# Work instructions
Only the lines from the start of the data through the one containing "Answer: $90$" belong in your answer; return them exactly.

# Stored items
Start of Block
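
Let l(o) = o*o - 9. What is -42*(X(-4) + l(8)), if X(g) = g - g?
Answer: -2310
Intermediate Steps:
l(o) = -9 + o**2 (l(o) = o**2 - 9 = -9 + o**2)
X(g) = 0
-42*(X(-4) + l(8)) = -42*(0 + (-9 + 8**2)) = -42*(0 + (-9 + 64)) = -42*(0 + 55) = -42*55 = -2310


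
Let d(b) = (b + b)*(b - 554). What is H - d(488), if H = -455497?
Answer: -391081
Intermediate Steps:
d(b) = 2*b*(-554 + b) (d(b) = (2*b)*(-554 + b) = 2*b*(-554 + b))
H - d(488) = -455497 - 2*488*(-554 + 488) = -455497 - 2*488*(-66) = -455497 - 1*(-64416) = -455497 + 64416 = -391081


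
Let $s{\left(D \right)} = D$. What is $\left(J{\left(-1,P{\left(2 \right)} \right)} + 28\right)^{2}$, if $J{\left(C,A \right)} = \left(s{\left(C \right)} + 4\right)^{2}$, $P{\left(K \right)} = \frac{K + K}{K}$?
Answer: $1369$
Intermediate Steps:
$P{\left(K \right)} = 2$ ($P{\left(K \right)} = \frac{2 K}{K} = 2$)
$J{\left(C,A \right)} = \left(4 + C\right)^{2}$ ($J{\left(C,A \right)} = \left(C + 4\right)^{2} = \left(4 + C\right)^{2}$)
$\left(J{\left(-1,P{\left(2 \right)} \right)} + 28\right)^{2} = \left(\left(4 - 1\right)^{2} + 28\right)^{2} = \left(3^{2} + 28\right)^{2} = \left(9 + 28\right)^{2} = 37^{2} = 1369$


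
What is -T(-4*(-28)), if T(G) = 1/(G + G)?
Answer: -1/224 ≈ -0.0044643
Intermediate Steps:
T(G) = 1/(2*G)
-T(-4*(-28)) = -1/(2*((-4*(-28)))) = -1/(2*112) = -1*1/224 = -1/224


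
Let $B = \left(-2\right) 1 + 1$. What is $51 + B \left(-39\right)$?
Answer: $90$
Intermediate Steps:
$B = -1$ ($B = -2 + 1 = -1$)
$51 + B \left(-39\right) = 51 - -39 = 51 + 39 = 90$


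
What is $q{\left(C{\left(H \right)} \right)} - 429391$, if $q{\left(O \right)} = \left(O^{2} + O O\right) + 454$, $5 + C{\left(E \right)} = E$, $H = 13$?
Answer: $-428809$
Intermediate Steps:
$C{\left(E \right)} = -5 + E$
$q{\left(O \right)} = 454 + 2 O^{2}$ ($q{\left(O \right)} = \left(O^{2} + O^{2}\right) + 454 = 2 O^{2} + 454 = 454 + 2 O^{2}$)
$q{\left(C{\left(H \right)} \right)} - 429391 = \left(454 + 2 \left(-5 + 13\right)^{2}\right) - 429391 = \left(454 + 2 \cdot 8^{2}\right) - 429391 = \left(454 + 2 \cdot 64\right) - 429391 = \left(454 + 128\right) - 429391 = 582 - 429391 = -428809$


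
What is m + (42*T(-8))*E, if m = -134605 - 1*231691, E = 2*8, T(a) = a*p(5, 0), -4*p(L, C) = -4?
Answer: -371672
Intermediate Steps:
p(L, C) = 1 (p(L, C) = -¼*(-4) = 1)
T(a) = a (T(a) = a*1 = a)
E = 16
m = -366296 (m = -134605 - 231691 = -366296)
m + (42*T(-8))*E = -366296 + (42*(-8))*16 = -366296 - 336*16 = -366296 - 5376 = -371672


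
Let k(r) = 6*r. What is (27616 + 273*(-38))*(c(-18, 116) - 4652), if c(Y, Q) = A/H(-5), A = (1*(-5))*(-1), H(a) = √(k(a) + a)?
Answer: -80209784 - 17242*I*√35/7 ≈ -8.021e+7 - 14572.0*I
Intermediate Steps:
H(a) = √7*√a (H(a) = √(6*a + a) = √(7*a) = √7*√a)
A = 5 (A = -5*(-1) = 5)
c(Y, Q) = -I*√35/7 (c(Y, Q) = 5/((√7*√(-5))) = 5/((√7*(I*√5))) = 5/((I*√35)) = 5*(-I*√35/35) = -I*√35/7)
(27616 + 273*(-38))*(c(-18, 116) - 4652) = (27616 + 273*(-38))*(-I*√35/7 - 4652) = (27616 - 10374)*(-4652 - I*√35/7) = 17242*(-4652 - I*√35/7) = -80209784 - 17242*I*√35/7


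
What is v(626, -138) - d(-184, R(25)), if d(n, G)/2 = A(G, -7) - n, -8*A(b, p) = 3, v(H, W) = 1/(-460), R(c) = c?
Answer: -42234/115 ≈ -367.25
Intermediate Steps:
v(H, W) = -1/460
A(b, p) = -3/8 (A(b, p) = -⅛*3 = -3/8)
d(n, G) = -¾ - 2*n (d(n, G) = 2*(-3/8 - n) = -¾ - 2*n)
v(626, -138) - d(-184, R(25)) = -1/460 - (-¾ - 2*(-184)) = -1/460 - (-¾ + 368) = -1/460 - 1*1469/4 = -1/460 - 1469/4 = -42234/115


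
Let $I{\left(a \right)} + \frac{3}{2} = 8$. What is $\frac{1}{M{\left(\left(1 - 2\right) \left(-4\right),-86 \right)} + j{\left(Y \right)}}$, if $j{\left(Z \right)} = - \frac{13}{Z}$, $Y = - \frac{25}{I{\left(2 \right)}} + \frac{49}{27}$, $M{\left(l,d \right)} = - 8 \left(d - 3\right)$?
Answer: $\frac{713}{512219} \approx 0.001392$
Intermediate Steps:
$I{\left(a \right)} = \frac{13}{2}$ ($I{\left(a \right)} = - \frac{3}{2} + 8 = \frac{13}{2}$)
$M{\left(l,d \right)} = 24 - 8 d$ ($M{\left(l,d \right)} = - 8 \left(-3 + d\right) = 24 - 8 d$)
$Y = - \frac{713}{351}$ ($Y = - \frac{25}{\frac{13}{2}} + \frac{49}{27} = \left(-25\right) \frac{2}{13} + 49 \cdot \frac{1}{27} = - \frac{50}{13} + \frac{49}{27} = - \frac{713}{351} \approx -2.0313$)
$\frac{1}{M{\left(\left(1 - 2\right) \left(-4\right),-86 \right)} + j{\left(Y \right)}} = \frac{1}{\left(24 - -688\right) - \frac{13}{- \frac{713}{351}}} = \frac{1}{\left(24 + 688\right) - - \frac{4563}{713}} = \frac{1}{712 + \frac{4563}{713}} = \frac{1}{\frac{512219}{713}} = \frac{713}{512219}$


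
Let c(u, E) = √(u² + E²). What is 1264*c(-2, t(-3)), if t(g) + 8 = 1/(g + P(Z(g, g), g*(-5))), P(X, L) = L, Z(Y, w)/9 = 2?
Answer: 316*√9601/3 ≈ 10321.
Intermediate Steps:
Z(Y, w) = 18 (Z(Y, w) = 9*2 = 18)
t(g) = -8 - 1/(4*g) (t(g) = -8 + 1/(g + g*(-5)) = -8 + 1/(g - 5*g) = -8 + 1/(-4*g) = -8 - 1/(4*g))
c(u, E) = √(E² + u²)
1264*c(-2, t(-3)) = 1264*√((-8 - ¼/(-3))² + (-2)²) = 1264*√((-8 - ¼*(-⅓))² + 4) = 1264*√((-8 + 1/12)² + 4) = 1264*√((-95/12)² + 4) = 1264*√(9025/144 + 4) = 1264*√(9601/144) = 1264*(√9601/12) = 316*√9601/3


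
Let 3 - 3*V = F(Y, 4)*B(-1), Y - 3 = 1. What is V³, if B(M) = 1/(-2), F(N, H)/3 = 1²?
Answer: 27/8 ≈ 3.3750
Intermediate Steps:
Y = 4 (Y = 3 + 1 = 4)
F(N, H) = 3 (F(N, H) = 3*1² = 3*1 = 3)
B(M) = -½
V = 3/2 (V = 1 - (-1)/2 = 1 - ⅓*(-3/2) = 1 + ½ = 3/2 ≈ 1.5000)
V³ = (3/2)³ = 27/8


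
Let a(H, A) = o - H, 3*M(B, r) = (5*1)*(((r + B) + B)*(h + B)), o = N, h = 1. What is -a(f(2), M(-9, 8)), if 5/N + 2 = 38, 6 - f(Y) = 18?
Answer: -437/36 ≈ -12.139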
End of Block
# Exercise output
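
Let l(o) = o*o - 9. What is -42*(X(-4) + l(8)), if X(g) = g - g?
Answer: -2310
Intermediate Steps:
l(o) = -9 + o**2 (l(o) = o**2 - 9 = -9 + o**2)
X(g) = 0
-42*(X(-4) + l(8)) = -42*(0 + (-9 + 8**2)) = -42*(0 + (-9 + 64)) = -42*(0 + 55) = -42*55 = -2310


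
Let d(b) = (b + b)*(b - 554). What is H - d(488), if H = -455497?
Answer: -391081
Intermediate Steps:
d(b) = 2*b*(-554 + b) (d(b) = (2*b)*(-554 + b) = 2*b*(-554 + b))
H - d(488) = -455497 - 2*488*(-554 + 488) = -455497 - 2*488*(-66) = -455497 - 1*(-64416) = -455497 + 64416 = -391081


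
Let $s{\left(D \right)} = D$. What is $\left(J{\left(-1,P{\left(2 \right)} \right)} + 28\right)^{2}$, if $J{\left(C,A \right)} = \left(s{\left(C \right)} + 4\right)^{2}$, $P{\left(K \right)} = \frac{K + K}{K}$?
Answer: $1369$
Intermediate Steps:
$P{\left(K \right)} = 2$ ($P{\left(K \right)} = \frac{2 K}{K} = 2$)
$J{\left(C,A \right)} = \left(4 + C\right)^{2}$ ($J{\left(C,A \right)} = \left(C + 4\right)^{2} = \left(4 + C\right)^{2}$)
$\left(J{\left(-1,P{\left(2 \right)} \right)} + 28\right)^{2} = \left(\left(4 - 1\right)^{2} + 28\right)^{2} = \left(3^{2} + 28\right)^{2} = \left(9 + 28\right)^{2} = 37^{2} = 1369$


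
What is -T(-4*(-28)), if T(G) = 1/(G + G)?
Answer: -1/224 ≈ -0.0044643
Intermediate Steps:
T(G) = 1/(2*G)
-T(-4*(-28)) = -1/(2*((-4*(-28)))) = -1/(2*112) = -1*1/224 = -1/224


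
Let $B = \left(-2\right) 1 + 1$. What is $51 + B \left(-39\right)$?
Answer: $90$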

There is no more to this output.